- _What is needed_: Reproduce the listing that follows so that each line matches the original exactly.

- _Input for this task_:
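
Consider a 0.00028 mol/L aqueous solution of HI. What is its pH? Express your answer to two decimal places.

HI is a strong acid and dissociates completely, so [H+] = 0.00028 M.
pH = -log(0.00028) = 3.55

pH = 3.55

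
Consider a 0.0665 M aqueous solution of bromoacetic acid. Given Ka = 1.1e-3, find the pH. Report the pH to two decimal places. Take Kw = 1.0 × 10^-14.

BrCH2COOH ⇌ BrCH2COO- + H+
From the ICE table, Ka = x²/(0.0665 − x) = 1.1 × 10^-3.
Here C₀/Ka ≈ 60.5, so the small-x approximation fails. Use the quadratic:
x = [−0.0011 + √(0.0011² + 0.000293)]/2 = 8.02 × 10^-3 M
pH = −log[H+] = −log(8.02 × 10^-3) = 2.10

pH = 2.10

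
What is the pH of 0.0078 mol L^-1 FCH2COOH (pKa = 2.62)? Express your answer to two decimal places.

pH = 2.48

FCH2COOH ⇌ FCH2COO- + H+
Ka = 10^(−2.62) = 2.40 × 10^-3
Let x = [H+] at equilibrium. Ka = x²/(0.0078 − x).
x is not negligible relative to C₀; solve x² + 0.0024·x − 1.87e-05 = 0.
x = (−Ka + √(Ka² + 4·Ka·C₀))/2 = 3.29 × 10^-3 M
pH = −log[H+] = −log(3.29 × 10^-3) = 2.48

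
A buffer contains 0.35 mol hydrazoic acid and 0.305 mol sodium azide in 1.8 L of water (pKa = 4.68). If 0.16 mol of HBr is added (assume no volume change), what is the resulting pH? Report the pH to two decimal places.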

- _Answer section_:
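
Consider a 0.00028 mol/L aqueous solution of HI. What is its pH? Express your answer to two decimal places.

HI is a strong acid and dissociates completely, so [H+] = 0.00028 M.
pH = -log(0.00028) = 3.55

pH = 3.55

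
Consider a 0.0665 M aqueous solution of bromoacetic acid. Given Ka = 1.1e-3, find the pH. Report the pH to two decimal places. Take Kw = 1.0 × 10^-14.

BrCH2COOH ⇌ BrCH2COO- + H+
From the ICE table, Ka = x²/(0.0665 − x) = 1.1 × 10^-3.
Here C₀/Ka ≈ 60.5, so the small-x approximation fails. Use the quadratic:
x = [−0.0011 + √(0.0011² + 0.000293)]/2 = 8.02 × 10^-3 M
pH = −log[H+] = −log(8.02 × 10^-3) = 2.10

pH = 2.10

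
What is the pH of 0.0078 mol L^-1 FCH2COOH (pKa = 2.62)? Express your answer to two decimal places.

pH = 2.48

FCH2COOH ⇌ FCH2COO- + H+
Ka = 10^(−2.62) = 2.40 × 10^-3
Let x = [H+] at equilibrium. Ka = x²/(0.0078 − x).
x is not negligible relative to C₀; solve x² + 0.0024·x − 1.87e-05 = 0.
x = (−Ka + √(Ka² + 4·Ka·C₀))/2 = 3.29 × 10^-3 M
pH = −log[H+] = −log(3.29 × 10^-3) = 2.48

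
A buffer contains 0.35 mol hydrazoic acid and 0.305 mol sodium azide in 1.8 L of water (pKa = 4.68). If 0.16 mol of HBr is added (assume no volume change), what is the resulting pH? Report the pH to two decimal places.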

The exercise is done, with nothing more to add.